[Supplied material]:
•••

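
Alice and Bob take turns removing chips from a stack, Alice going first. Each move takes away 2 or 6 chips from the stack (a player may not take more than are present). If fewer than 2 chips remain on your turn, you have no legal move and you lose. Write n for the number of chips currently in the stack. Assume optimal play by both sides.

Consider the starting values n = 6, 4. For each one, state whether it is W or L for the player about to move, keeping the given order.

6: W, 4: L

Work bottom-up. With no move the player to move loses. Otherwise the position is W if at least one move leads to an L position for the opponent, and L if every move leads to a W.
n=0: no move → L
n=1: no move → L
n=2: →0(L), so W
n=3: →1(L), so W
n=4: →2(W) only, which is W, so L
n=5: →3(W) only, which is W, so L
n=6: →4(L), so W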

•••

[Required action]: Copy out the whole listing exactly as written.

[Response for this exercise]:
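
Alice and Bob take turns removing chips from a stack, Alice going first. Each move takes away 2 or 6 chips from the stack (a player may not take more than are present). If fewer than 2 chips remain on your turn, you have no legal move and you lose. Write n for the number of chips currently in the stack. Assume optimal play by both sides.

Consider the starting values n = 6, 4. For each one, state whether it is W or L for the player about to move, keeping the given order.

6: W, 4: L

Work bottom-up. With no move the player to move loses. Otherwise the position is W if at least one move leads to an L position for the opponent, and L if every move leads to a W.
n=0: no move → L
n=1: no move → L
n=2: →0(L), so W
n=3: →1(L), so W
n=4: →2(W) only, which is W, so L
n=5: →3(W) only, which is W, so L
n=6: →4(L), so W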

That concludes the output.